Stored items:
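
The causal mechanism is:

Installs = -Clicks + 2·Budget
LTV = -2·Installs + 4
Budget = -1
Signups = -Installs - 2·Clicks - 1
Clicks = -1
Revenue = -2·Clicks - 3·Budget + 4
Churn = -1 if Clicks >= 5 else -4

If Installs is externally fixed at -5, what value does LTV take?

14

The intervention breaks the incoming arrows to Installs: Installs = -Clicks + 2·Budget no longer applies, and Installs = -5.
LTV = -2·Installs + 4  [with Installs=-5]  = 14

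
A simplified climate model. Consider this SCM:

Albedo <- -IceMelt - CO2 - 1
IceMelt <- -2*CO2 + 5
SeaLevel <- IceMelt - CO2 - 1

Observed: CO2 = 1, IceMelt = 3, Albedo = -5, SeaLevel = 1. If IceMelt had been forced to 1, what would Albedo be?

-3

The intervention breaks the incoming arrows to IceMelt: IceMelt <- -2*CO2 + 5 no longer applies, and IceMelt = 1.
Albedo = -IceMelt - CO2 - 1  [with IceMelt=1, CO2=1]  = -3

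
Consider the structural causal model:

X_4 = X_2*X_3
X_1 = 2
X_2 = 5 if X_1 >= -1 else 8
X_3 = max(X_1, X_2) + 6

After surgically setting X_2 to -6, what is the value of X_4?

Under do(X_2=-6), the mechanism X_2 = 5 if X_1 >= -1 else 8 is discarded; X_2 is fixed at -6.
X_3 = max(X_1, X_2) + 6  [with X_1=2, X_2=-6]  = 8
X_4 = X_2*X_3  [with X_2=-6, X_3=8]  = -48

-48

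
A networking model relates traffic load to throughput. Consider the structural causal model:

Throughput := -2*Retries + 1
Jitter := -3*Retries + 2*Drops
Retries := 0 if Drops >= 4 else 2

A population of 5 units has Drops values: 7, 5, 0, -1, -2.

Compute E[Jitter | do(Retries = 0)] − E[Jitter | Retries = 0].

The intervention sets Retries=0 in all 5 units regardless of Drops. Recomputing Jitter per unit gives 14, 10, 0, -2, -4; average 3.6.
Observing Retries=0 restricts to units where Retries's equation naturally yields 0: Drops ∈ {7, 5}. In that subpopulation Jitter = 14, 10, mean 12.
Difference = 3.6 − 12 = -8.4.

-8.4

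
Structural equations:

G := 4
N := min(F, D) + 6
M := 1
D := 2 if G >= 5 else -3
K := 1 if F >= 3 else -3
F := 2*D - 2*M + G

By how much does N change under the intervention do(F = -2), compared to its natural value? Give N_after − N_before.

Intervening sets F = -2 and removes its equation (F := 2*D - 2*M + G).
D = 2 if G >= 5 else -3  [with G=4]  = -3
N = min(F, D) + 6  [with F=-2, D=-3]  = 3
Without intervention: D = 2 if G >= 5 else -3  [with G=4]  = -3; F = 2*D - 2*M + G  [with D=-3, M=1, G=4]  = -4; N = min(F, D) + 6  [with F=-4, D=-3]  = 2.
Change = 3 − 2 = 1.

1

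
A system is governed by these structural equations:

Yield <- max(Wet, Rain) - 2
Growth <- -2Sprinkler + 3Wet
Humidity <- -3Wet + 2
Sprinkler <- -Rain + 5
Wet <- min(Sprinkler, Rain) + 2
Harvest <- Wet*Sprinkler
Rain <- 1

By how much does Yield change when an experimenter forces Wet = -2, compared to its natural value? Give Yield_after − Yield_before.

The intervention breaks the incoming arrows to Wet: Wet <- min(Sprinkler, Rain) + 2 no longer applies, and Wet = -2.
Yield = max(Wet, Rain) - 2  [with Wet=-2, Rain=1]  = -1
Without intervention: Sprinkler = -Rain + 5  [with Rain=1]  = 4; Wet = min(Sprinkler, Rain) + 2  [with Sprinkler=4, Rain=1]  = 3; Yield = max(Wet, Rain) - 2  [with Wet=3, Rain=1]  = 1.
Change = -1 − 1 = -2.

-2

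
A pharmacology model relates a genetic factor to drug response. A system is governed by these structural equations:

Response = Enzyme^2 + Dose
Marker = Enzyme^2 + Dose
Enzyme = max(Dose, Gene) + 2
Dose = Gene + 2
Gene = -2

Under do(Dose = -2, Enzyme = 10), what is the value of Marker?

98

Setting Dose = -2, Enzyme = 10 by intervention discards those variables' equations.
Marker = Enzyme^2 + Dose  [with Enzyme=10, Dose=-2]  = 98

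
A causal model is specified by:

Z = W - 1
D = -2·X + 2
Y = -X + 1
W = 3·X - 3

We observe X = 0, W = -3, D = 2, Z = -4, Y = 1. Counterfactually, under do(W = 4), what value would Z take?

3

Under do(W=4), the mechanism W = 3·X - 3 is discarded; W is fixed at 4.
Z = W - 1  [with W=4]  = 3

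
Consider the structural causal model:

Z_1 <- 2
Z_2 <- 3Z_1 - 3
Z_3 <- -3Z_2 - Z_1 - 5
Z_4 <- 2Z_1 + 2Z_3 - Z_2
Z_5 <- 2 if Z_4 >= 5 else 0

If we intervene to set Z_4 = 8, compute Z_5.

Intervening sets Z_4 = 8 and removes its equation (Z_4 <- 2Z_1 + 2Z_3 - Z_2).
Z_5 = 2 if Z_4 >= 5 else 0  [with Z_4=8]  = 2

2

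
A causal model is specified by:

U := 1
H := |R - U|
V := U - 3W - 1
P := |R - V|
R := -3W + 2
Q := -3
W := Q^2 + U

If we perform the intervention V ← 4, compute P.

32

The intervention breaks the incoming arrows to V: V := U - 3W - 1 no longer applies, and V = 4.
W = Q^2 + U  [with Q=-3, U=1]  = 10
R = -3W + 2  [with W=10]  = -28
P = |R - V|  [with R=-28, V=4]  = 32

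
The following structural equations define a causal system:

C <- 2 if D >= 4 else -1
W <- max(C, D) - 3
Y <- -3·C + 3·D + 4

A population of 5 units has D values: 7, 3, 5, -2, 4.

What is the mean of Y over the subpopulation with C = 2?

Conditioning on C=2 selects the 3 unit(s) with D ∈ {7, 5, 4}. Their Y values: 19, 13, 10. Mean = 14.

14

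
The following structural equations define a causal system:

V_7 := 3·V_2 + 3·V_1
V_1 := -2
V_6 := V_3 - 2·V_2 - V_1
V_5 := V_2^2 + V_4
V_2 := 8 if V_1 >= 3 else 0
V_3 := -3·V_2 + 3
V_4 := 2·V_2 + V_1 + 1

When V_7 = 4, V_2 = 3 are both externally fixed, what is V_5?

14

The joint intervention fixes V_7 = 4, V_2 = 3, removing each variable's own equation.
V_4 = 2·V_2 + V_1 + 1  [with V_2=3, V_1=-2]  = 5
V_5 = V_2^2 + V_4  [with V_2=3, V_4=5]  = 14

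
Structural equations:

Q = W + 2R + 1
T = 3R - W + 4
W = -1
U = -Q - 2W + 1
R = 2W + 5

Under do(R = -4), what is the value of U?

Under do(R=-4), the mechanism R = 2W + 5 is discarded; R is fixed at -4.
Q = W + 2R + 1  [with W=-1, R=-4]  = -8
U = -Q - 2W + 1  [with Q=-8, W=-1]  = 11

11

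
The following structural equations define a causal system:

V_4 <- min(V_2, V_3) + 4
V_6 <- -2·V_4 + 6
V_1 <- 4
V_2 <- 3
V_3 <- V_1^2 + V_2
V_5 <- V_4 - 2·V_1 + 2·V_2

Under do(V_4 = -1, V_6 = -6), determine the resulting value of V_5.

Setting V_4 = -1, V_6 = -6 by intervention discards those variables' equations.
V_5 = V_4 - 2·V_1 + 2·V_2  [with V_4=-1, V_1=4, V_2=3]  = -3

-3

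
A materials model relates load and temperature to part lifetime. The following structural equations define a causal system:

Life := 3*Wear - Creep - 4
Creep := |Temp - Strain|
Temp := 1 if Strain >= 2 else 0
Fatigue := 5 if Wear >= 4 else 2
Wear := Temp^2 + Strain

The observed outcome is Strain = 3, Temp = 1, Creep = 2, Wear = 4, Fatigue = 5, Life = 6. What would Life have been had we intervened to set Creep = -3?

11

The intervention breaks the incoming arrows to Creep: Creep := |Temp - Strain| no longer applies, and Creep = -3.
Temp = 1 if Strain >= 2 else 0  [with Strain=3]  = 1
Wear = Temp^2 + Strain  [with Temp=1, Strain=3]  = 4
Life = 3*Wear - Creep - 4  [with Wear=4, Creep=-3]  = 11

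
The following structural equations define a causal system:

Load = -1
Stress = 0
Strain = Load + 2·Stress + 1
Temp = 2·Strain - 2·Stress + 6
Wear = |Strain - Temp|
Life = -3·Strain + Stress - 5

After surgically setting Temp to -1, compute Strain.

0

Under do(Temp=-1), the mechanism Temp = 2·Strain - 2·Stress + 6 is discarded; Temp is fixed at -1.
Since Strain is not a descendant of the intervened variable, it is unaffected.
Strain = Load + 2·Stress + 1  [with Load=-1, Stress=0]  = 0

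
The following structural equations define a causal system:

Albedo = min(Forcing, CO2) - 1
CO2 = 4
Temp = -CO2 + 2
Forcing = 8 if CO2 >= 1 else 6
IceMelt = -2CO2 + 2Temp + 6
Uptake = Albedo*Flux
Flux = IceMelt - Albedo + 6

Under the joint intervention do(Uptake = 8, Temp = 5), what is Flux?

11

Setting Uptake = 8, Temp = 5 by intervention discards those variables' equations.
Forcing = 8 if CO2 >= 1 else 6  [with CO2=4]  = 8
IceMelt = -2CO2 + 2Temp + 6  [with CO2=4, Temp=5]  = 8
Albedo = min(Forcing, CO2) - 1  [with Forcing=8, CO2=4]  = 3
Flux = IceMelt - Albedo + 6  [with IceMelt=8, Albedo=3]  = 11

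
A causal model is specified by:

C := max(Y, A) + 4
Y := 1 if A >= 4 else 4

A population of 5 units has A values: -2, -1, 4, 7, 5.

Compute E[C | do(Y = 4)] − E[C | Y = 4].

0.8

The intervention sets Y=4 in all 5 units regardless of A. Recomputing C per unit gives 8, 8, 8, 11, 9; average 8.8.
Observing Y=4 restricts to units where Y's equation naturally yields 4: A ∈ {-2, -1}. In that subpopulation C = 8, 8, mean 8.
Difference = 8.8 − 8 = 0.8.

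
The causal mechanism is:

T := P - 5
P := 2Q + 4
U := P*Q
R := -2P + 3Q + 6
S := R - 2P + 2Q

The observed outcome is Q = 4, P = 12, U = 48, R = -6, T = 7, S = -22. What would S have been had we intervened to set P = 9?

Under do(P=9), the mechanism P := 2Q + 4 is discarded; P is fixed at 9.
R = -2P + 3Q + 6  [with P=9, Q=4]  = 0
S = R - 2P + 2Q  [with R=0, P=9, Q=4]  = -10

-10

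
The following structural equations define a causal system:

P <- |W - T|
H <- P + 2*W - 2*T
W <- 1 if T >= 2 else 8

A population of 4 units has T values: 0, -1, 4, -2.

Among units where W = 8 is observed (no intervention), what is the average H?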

---

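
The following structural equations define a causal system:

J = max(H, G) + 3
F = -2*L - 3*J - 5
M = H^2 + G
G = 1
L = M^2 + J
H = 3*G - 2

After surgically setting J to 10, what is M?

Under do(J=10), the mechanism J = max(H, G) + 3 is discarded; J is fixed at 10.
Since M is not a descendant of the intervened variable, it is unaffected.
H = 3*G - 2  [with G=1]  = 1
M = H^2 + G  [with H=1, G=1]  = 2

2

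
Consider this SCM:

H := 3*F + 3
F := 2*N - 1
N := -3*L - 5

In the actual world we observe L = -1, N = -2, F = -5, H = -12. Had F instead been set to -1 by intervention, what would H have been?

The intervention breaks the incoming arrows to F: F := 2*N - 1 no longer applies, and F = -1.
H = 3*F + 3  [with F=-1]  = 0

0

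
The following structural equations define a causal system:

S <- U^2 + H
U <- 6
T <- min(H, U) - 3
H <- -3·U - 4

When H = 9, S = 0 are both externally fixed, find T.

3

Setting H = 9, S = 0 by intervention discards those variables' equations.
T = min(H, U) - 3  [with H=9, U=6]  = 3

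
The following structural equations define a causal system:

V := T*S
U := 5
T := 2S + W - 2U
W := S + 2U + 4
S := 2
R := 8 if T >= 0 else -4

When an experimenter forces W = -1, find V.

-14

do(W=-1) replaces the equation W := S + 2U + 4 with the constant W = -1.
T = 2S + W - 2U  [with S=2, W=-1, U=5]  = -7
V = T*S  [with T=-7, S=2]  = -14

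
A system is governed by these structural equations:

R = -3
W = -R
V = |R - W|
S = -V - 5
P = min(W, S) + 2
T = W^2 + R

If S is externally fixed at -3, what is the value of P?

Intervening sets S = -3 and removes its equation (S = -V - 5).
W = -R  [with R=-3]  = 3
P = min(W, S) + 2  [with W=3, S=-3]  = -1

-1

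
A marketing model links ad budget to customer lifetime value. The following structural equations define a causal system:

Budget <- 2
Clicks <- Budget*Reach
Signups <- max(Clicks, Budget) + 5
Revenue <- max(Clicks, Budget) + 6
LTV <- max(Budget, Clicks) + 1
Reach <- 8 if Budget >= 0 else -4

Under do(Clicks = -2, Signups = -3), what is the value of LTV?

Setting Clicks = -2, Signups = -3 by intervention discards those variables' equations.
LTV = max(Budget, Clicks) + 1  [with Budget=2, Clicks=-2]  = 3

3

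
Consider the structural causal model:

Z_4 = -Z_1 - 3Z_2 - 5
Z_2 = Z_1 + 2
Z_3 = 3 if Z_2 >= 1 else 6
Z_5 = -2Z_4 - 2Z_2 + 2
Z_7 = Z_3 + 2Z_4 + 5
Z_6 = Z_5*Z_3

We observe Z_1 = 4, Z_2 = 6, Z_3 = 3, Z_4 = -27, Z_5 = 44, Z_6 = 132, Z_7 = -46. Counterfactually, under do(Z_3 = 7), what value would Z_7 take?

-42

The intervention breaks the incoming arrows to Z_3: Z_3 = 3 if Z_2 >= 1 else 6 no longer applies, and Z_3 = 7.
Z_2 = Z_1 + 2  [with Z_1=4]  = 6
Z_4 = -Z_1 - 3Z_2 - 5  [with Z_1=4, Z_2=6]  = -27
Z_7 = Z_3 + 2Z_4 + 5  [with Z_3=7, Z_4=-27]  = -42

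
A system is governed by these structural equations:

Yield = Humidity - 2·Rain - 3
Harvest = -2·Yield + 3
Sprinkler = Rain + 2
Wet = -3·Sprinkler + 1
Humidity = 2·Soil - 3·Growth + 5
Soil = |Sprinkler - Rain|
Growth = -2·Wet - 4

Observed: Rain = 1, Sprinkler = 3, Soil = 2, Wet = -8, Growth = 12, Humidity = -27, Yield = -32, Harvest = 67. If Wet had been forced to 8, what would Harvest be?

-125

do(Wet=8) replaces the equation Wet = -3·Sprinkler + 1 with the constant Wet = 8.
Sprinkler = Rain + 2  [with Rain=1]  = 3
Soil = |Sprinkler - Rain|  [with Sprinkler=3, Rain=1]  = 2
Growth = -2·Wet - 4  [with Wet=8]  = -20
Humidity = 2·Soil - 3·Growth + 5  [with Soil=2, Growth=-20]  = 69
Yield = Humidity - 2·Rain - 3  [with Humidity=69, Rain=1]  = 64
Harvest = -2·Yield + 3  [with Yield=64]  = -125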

* * *

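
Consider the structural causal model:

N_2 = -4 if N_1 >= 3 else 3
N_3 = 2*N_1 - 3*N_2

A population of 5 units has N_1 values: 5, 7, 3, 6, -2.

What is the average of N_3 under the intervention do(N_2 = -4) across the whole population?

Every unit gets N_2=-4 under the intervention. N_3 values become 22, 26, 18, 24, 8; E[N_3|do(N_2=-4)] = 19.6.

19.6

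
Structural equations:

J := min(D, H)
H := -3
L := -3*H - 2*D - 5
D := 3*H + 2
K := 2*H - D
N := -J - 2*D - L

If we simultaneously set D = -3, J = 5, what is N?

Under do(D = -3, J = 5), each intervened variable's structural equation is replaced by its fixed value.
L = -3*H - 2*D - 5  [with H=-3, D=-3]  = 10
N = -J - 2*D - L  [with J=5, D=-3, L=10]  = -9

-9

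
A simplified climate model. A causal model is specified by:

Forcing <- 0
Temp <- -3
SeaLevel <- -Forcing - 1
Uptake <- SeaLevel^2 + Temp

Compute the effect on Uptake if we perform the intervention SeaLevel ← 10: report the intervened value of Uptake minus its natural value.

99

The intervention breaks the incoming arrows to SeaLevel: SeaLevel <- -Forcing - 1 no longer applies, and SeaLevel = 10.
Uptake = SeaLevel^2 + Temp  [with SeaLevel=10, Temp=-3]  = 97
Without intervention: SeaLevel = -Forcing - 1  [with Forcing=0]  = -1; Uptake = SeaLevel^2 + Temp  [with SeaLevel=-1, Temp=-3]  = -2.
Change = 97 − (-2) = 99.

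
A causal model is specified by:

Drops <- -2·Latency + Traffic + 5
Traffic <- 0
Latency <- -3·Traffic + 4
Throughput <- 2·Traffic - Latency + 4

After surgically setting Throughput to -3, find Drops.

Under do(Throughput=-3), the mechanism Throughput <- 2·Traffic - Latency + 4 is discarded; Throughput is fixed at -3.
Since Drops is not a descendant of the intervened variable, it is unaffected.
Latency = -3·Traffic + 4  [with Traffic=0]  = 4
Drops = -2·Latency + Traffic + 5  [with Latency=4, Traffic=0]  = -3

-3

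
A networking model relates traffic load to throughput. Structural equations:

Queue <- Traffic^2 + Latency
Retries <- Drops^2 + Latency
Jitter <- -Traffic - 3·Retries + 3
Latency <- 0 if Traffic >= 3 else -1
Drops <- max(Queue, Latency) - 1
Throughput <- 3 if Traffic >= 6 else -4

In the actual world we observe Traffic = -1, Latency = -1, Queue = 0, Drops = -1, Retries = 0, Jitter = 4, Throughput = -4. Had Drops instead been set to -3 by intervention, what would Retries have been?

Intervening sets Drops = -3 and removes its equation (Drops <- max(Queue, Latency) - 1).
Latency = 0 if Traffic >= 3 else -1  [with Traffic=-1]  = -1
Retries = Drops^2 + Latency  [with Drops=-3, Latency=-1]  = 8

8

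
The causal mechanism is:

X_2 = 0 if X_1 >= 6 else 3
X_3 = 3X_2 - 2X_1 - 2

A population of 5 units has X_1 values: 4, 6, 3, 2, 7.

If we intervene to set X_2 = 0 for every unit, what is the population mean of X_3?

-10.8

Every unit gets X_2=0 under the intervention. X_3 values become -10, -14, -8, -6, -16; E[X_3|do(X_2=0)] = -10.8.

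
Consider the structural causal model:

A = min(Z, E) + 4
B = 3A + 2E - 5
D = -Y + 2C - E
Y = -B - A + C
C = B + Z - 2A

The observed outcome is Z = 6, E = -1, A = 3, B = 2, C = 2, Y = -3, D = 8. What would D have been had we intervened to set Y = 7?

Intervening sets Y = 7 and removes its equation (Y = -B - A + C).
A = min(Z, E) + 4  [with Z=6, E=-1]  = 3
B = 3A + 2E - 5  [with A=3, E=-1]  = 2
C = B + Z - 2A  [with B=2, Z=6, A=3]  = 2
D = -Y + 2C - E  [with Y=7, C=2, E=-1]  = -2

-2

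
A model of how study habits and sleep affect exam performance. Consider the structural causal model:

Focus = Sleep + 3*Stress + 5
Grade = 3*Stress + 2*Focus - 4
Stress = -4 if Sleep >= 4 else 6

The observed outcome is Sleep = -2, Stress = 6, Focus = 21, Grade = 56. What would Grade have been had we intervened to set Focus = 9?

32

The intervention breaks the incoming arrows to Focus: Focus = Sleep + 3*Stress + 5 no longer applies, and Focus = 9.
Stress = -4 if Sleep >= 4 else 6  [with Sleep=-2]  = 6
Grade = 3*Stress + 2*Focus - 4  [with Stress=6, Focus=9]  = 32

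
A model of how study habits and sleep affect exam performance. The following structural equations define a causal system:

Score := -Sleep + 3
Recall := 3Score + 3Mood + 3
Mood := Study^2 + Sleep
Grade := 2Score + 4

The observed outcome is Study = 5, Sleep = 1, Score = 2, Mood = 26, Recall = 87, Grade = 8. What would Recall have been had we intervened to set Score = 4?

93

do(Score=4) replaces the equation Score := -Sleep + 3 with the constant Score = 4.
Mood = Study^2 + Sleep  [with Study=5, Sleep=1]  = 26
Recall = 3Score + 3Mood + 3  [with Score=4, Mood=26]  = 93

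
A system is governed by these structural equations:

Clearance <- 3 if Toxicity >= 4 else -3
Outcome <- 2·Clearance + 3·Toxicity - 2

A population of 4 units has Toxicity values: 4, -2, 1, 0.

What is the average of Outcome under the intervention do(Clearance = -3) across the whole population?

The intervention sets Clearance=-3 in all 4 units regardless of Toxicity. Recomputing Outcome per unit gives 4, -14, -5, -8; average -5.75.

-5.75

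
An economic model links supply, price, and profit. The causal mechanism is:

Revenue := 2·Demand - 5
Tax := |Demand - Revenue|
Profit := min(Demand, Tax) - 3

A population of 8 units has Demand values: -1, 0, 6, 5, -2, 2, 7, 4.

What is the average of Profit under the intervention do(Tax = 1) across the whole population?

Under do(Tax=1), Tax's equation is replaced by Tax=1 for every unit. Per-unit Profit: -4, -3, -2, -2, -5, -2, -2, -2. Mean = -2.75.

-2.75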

● **Activity**: Among the lines above, list those that contain the word "exam".

● **Result**:
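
A model of how study habits and sleep affect exam performance. Consider the structural causal model:
A model of how study habits and sleep affect exam performance. The following structural equations define a causal system: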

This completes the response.